Work to complete:
Stop after the line containing "Orientation: V lies"; retype every line of the data before it exactly, starting from the first.

Data to process:
__________________________________________________
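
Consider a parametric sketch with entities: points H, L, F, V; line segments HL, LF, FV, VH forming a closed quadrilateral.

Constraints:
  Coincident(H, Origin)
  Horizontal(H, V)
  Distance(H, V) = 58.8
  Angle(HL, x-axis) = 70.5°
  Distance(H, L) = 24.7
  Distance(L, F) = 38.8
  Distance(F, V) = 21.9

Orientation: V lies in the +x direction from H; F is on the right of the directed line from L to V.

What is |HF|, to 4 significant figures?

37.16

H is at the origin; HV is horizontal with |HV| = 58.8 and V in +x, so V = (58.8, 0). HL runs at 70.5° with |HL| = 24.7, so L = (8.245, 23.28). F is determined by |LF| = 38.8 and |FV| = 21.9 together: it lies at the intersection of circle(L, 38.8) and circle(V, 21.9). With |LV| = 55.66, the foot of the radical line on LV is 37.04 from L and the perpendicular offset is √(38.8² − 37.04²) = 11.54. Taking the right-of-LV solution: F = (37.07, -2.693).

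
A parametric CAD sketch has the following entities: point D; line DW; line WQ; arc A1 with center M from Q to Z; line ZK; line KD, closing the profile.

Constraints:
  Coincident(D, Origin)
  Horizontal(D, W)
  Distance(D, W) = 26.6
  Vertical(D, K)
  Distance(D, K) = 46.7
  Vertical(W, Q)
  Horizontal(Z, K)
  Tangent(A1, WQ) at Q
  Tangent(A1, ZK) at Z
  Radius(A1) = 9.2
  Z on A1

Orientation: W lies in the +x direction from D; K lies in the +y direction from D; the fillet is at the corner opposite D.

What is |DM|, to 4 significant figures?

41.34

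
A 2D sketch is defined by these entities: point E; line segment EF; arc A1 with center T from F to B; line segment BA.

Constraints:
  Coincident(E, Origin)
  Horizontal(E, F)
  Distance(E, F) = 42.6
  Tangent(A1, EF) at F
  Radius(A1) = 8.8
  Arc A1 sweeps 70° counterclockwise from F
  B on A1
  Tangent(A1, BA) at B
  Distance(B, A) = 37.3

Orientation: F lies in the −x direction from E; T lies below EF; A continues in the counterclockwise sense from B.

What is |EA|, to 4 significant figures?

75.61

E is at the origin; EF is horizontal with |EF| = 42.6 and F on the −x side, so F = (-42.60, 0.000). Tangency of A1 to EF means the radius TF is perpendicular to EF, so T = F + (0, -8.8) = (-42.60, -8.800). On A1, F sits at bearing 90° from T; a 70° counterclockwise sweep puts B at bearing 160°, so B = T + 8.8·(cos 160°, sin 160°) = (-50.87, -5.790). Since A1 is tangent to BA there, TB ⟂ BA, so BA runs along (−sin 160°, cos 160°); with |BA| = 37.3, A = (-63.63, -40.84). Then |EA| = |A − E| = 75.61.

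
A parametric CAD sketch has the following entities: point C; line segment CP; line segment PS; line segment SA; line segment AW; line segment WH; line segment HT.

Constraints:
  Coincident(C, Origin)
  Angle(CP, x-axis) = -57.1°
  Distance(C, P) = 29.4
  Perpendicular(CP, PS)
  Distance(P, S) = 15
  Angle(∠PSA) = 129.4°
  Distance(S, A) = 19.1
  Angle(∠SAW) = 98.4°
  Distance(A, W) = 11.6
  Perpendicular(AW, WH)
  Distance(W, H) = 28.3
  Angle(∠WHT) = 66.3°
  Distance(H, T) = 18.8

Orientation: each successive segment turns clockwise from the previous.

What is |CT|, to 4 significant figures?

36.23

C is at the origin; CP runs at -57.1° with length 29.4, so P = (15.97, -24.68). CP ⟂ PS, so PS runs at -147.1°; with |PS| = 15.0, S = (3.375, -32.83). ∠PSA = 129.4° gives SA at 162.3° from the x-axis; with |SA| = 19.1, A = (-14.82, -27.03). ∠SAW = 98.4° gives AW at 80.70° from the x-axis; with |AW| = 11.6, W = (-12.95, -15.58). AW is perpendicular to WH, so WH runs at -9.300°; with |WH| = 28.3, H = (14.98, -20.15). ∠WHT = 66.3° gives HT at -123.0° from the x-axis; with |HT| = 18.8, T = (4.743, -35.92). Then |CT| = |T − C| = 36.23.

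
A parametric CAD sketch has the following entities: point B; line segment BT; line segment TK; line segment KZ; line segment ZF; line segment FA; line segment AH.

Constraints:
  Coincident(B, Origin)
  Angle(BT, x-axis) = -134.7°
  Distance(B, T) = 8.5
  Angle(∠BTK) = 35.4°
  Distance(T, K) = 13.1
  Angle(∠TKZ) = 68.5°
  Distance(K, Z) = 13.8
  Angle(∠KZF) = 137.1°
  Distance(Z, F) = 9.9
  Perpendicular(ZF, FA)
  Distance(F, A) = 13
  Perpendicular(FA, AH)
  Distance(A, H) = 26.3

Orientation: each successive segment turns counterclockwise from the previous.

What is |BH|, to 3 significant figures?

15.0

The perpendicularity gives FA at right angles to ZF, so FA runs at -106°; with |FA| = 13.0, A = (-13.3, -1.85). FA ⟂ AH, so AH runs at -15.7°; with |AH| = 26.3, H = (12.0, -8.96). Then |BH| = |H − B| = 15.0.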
__________________________________________________
Problem solution:
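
Consider a parametric sketch with entities: points H, L, F, V; line segments HL, LF, FV, VH forming a closed quadrilateral.

Constraints:
  Coincident(H, Origin)
  Horizontal(H, V)
  Distance(H, V) = 58.8
  Angle(HL, x-axis) = 70.5°
  Distance(H, L) = 24.7
  Distance(L, F) = 38.8
  Distance(F, V) = 21.9

Orientation: V lies in the +x direction from H; F is on the right of the directed line from L to V.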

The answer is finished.